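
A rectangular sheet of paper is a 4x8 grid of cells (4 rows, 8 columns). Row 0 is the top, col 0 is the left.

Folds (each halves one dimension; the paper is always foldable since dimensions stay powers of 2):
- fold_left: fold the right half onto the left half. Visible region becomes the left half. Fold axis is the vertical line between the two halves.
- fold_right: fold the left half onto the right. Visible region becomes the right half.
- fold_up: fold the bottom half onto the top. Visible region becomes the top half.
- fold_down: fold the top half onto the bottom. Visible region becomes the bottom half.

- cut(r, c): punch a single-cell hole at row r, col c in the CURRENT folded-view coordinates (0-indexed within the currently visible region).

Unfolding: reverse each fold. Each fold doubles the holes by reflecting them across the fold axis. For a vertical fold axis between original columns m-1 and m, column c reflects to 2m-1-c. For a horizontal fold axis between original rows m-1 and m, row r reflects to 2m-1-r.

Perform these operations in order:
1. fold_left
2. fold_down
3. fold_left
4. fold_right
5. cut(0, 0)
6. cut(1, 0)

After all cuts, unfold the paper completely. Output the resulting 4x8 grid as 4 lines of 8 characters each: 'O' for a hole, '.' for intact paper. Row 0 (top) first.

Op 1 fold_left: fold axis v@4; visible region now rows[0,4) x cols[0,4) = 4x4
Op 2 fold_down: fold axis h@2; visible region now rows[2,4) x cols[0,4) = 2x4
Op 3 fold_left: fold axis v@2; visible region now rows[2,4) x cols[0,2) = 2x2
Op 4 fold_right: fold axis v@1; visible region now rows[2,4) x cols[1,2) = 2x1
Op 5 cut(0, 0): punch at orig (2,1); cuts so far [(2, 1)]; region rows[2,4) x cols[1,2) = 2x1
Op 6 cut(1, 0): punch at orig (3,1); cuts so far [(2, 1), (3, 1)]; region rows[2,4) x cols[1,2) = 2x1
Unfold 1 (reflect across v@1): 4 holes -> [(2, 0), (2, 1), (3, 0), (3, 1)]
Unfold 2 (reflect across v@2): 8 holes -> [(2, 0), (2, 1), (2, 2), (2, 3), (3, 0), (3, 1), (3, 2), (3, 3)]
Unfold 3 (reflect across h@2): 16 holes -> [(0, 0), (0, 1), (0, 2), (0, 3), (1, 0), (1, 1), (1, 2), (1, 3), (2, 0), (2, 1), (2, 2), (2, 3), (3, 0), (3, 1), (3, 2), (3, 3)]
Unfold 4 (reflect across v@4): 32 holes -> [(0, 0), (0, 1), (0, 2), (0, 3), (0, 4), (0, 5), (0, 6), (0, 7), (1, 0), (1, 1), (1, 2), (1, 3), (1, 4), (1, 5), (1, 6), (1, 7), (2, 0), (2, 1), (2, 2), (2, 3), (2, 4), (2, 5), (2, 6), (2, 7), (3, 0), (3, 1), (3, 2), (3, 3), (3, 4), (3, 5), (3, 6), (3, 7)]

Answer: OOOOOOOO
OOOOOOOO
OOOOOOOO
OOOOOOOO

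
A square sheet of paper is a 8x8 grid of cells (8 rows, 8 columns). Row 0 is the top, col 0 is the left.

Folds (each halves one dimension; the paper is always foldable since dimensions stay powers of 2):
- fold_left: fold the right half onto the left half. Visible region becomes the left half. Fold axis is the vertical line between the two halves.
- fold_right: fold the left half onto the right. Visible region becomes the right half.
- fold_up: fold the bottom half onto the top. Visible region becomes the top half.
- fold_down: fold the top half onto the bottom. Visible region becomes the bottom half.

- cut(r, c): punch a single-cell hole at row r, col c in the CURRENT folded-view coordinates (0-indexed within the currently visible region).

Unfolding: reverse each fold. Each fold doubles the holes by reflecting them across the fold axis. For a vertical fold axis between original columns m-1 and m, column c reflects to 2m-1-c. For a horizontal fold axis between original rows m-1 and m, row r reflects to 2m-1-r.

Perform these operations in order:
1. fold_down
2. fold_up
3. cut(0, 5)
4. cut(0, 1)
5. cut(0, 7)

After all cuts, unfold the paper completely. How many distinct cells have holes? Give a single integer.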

____________________

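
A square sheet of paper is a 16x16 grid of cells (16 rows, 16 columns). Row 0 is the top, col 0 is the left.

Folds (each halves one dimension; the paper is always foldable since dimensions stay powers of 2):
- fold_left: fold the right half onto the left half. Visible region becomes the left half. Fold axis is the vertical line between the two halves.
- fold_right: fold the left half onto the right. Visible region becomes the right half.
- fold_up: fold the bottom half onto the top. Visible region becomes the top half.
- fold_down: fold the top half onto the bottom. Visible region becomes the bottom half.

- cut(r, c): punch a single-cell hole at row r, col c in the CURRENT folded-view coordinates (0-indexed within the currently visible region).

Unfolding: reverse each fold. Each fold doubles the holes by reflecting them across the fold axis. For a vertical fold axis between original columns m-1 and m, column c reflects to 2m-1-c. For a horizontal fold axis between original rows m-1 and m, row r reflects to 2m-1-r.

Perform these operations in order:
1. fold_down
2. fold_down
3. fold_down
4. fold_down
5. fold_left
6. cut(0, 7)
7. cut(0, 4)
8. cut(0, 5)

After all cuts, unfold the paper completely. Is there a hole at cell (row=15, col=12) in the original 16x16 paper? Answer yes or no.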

____________________

What is required: Of the lines above, extract only those from the line with "7. cut(0, 4)" to the line with "After all cuts, unfold the paper completely. Is", both included, exactly as written.

Result below:
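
7. cut(0, 4)
8. cut(0, 5)

After all cuts, unfold the paper completely. Is there a hole at cell (row=15, col=12) in the original 16x16 paper? Answer yes or no.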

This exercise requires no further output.